WORK ITEM: Look through the data below and count each line where the word "arity" appears. Reply with the count alone.
=== MATERIAL FOR THIS TASK ===
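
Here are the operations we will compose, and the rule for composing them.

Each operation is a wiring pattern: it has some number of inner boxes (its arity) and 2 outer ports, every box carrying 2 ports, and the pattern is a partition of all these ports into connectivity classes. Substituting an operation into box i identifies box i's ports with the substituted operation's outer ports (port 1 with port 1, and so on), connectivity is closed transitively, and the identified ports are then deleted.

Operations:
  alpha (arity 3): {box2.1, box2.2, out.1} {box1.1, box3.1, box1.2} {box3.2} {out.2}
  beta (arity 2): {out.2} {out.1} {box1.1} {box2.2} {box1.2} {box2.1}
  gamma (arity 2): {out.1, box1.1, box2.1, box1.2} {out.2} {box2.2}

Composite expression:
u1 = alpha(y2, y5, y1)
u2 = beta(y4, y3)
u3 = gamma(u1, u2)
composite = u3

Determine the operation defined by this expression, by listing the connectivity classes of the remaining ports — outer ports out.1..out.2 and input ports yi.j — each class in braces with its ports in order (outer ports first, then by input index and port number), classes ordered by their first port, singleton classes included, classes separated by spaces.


{out.1, y5.1, y5.2} {out.2} {y1.1, y2.1, y2.2} {y1.2} {y3.1} {y3.2} {y4.1} {y4.2}

Connectivity passes through glued gamma-boundaries; trace each wire chain.
through alpha, on inputs (y2, y5, y1): {out.1, y5.1, y5.2} {out.2} {y1.1, y2.1, y2.2} {y1.2} (out.j = stage outer ports)
through beta, on inputs (y4, y3): {out.1} {out.2} {y3.1} {y3.2} {y4.1} {y4.2} (out.j = stage outer ports)
through gamma, on inputs (y2, y5, y1, y4, y3): {out.1, y5.1, y5.2} {out.2} {y1.1, y2.1, y2.2} {y1.2} {y3.1} {y3.2} {y4.1} {y4.2} (out.j = stage outer ports)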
===
RESPONSE: 4